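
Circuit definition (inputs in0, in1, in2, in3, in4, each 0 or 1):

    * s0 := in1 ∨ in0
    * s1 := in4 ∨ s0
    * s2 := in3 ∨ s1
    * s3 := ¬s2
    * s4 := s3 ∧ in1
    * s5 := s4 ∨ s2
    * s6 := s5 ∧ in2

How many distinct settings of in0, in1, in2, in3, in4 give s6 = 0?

17

s6 = s5 ∧ in2 must be 0, so at least one of s5, in2 is 0.
Enumerating the 32 input combinations, 17 give s6 = 0 and 15 give s6 = 1.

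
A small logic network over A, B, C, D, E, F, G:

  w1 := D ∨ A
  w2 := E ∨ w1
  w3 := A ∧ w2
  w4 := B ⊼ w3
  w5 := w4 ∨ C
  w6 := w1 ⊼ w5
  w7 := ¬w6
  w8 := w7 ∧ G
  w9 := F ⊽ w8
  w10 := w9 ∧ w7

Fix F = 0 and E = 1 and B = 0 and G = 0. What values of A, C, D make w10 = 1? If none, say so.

Check with F = 0 and E = 1 and B = 0 and G = 0 and A=1, C=1, D=0:
w1 = D ∨ A = 0 ∨ 1 = 1
w2 = E ∨ w1 = 1 ∨ 1 = 1
w3 = A ∧ w2 = 1 ∧ 1 = 1
w4 = B ⊼ w3 = 0 ⊼ 1 = 1
w5 = w4 ∨ C = 1 ∨ 1 = 1
w6 = w1 ⊼ w5 = 1 ⊼ 1 = 0
w7 = ¬w6 = ¬0 = 1
w8 = w7 ∧ G = 1 ∧ 0 = 0
w9 = F ⊽ w8 = 0 ⊽ 0 = 1
w10 = w9 ∧ w7 = 1 ∧ 1 = 1
So w10 = 1.

A=1, C=1, D=0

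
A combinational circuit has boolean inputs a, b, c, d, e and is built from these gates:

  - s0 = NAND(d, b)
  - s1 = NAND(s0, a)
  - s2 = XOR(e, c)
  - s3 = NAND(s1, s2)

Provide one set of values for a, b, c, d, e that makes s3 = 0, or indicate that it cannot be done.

s3 = NAND(s1, s2) must be 0, so both s1 = 1 and s2 = 1.
s1 = NAND(s0, a) must be 1, so at least one of s0, a is 0.
Check with a=0, b=1, c=1, d=1, e=0:
s0 = NAND(d, b) = NAND(1, 1) = 0
s1 = NAND(s0, a) = NAND(0, 0) = 1
s2 = XOR(e, c) = XOR(0, 1) = 1
s3 = NAND(s1, s2) = NAND(1, 1) = 0
So s3 = 0 as required.

a=0, b=1, c=1, d=1, e=0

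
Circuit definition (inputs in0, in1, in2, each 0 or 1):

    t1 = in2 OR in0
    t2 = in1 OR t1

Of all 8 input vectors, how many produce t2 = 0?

1

t2 = in1 OR t1 must be 0, so both in1 = 0 and t1 = 0.
t1 = in2 OR in0 must be 0, so both in2 = 0 and in0 = 0.
Satisfying assignments:
  in0=0, in1=0, in2=0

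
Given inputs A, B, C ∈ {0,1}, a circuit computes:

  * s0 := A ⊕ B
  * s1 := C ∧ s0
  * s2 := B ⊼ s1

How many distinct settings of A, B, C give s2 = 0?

1

s2 = B ⊼ s1 must be 0, so both B = 1 and s1 = 1.
s1 = C ∧ s0 must be 1, so both C = 1 and s0 = 1.
Satisfying assignments:
  A=0, B=1, C=1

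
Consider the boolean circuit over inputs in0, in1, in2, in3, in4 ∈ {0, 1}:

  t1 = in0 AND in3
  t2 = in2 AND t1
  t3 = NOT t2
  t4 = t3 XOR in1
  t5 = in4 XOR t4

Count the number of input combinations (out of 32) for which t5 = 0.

16

t5 = in4 XOR t4 must be 0, so in4 and t4 are equal.
Enumerating the 32 input combinations, 16 give t5 = 0 and 16 give t5 = 1.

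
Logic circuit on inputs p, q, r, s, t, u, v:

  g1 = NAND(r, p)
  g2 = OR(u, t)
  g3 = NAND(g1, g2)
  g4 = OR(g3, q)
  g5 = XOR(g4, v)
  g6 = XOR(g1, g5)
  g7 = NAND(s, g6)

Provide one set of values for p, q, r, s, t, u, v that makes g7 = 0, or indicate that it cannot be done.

Check with p=1, q=0, r=1, s=1, t=0, u=1, v=0:
g1 = NAND(r, p) = NAND(1, 1) = 0
g2 = OR(u, t) = OR(1, 0) = 1
g3 = NAND(g1, g2) = NAND(0, 1) = 1
g4 = OR(g3, q) = OR(1, 0) = 1
g5 = XOR(g4, v) = XOR(1, 0) = 1
g6 = XOR(g1, g5) = XOR(0, 1) = 1
g7 = NAND(s, g6) = NAND(1, 1) = 0
So g7 = 0 as required.

p=1, q=0, r=1, s=1, t=0, u=1, v=0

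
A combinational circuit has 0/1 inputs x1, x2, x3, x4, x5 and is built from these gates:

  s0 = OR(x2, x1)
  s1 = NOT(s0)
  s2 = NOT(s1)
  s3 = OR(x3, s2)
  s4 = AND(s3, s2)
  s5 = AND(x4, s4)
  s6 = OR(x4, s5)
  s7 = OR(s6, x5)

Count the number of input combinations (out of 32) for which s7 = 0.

s7 = OR(s6, x5) must be 0, so both s6 = 0 and x5 = 0.
Enumerating the 32 input combinations, 8 give s7 = 0 and 24 give s7 = 1.

8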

:::

# Task requirements
For this data, state how many lines include the word "each", with nothing added.

# Exercise result
2